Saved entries
++++++++

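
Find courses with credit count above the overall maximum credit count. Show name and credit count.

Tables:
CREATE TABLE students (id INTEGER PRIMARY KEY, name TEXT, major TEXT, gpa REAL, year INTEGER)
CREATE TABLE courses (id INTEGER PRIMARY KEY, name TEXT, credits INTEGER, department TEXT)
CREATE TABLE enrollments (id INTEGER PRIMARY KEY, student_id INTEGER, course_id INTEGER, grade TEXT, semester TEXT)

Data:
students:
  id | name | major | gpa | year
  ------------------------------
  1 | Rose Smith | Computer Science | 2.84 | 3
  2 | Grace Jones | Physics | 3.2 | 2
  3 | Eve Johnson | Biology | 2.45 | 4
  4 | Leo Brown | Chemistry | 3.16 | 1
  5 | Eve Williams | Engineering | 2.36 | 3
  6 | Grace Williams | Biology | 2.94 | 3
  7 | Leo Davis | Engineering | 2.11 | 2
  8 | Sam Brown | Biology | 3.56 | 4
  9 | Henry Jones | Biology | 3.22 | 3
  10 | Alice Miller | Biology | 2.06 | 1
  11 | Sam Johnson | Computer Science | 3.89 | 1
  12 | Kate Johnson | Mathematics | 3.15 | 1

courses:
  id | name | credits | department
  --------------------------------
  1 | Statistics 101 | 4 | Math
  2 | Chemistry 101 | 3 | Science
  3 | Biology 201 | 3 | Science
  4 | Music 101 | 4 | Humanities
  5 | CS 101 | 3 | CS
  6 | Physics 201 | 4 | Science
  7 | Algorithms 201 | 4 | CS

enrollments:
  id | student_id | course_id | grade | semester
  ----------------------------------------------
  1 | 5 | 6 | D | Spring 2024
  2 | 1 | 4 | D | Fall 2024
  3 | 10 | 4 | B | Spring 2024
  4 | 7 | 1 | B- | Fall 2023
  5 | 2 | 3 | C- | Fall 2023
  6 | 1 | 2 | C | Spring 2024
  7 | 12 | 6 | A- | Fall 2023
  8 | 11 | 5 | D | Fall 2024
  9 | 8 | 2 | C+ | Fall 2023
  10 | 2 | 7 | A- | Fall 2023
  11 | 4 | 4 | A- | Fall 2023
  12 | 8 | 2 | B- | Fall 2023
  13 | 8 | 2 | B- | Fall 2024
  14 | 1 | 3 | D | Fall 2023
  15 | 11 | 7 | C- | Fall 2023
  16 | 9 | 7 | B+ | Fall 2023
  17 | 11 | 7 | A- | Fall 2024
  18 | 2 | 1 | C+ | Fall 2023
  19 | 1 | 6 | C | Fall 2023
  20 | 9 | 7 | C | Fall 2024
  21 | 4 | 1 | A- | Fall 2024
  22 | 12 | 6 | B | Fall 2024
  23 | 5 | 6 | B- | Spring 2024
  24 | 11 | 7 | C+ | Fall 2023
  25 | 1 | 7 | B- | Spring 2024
SELECT name, credits FROM courses WHERE credits > (SELECT MAX(credits) FROM courses)

Execution result:
(no rows)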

++++++++

Instructions to follow: Where the word "Engineering" appears in a line of the entries, copy that line.

Answer:
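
  5 | Eve Williams | Engineering | 2.36 | 3
  7 | Leo Davis | Engineering | 2.11 | 2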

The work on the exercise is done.